*** Opening of Material provided ***

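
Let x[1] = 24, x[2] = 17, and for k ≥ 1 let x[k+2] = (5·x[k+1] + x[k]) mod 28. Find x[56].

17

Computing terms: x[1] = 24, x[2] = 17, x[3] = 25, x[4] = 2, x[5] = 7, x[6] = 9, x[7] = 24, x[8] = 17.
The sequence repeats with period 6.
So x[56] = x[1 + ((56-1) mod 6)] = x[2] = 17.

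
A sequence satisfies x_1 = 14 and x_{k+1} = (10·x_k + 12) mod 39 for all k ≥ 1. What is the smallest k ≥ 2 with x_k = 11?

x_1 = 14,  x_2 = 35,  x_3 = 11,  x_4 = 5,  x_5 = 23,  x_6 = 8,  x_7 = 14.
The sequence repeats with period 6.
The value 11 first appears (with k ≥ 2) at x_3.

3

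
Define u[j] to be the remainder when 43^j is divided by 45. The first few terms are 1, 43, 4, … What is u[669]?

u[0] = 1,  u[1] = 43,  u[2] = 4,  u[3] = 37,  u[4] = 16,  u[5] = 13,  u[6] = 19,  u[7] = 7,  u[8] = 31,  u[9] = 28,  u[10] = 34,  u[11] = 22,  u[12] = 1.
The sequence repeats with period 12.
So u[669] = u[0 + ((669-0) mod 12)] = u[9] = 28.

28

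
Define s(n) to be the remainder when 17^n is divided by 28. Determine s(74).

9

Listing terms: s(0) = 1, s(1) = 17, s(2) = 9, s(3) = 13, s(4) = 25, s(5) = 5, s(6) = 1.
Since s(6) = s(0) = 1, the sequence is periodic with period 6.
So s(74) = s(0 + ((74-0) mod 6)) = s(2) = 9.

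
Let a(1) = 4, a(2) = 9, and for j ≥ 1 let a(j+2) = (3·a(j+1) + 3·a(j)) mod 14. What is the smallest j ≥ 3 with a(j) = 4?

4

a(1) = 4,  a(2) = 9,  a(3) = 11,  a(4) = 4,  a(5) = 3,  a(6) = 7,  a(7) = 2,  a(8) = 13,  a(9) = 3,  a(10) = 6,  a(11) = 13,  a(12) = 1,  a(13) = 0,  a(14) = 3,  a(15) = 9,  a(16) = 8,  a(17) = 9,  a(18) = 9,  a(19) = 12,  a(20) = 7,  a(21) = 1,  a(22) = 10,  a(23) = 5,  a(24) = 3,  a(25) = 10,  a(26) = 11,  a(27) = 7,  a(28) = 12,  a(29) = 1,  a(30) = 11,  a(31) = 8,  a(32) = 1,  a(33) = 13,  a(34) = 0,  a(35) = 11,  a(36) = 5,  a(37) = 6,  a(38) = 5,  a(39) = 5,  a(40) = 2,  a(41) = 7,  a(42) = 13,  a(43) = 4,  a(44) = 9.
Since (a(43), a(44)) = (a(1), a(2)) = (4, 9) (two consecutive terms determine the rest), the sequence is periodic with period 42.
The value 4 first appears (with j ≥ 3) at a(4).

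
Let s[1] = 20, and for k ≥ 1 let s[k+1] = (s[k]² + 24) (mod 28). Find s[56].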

*** Close of Material provided ***
*** Opening of Material provided ***

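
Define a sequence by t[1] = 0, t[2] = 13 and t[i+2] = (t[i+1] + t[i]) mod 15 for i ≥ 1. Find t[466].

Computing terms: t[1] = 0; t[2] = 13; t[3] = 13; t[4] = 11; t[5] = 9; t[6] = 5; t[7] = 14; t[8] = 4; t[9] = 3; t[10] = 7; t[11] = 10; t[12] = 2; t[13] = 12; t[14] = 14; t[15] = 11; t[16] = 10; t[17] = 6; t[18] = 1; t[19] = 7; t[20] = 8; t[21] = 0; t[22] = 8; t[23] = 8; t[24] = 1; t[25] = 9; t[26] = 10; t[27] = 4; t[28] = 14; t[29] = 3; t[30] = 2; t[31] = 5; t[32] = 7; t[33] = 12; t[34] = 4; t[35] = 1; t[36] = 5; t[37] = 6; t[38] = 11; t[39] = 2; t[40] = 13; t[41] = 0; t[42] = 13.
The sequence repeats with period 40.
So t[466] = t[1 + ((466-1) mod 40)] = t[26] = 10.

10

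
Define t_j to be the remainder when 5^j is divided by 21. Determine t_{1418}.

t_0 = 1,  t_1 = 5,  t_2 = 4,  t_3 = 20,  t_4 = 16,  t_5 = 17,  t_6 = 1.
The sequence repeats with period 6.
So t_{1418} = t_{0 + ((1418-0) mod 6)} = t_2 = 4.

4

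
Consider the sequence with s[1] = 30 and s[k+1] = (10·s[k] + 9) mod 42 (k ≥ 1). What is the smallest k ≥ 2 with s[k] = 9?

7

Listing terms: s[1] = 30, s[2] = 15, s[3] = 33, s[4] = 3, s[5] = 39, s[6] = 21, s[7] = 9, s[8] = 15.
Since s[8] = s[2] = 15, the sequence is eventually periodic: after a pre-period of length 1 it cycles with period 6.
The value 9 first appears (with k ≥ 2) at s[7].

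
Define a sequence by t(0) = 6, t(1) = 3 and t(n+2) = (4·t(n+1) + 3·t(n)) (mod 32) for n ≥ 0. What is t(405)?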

*** Close of Material provided ***
*** Opening of Material provided ***

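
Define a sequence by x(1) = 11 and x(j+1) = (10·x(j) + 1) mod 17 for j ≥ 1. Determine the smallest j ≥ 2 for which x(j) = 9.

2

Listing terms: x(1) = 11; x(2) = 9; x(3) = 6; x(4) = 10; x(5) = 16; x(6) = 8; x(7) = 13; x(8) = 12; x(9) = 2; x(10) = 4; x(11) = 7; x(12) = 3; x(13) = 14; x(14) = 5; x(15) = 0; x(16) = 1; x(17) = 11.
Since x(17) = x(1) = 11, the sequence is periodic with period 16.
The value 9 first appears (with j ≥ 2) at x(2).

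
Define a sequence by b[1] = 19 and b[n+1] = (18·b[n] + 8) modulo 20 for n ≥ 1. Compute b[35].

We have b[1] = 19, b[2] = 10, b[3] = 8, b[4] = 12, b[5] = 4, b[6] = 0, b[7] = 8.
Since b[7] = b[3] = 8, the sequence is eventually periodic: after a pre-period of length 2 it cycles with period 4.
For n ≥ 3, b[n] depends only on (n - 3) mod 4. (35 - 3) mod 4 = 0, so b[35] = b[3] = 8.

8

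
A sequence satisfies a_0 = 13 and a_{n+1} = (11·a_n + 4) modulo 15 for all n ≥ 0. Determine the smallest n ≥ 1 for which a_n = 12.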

*** Close of Material provided ***

Your answer should be the exact lines above from the one with "Define s(n) to" through the one with "Let s[1] = 20, and", both included, and nothing besides.

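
Define s(n) to be the remainder when 17^n is divided by 28. Determine s(74).

9

Listing terms: s(0) = 1, s(1) = 17, s(2) = 9, s(3) = 13, s(4) = 25, s(5) = 5, s(6) = 1.
Since s(6) = s(0) = 1, the sequence is periodic with period 6.
So s(74) = s(0 + ((74-0) mod 6)) = s(2) = 9.

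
Let a(1) = 4, a(2) = 9, and for j ≥ 1 let a(j+2) = (3·a(j+1) + 3·a(j)) mod 14. What is the smallest j ≥ 3 with a(j) = 4?

4

a(1) = 4,  a(2) = 9,  a(3) = 11,  a(4) = 4,  a(5) = 3,  a(6) = 7,  a(7) = 2,  a(8) = 13,  a(9) = 3,  a(10) = 6,  a(11) = 13,  a(12) = 1,  a(13) = 0,  a(14) = 3,  a(15) = 9,  a(16) = 8,  a(17) = 9,  a(18) = 9,  a(19) = 12,  a(20) = 7,  a(21) = 1,  a(22) = 10,  a(23) = 5,  a(24) = 3,  a(25) = 10,  a(26) = 11,  a(27) = 7,  a(28) = 12,  a(29) = 1,  a(30) = 11,  a(31) = 8,  a(32) = 1,  a(33) = 13,  a(34) = 0,  a(35) = 11,  a(36) = 5,  a(37) = 6,  a(38) = 5,  a(39) = 5,  a(40) = 2,  a(41) = 7,  a(42) = 13,  a(43) = 4,  a(44) = 9.
Since (a(43), a(44)) = (a(1), a(2)) = (4, 9) (two consecutive terms determine the rest), the sequence is periodic with period 42.
The value 4 first appears (with j ≥ 3) at a(4).

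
Let s[1] = 20, and for k ≥ 1 let s[k+1] = (s[k]² + 24) (mod 28). Find s[56].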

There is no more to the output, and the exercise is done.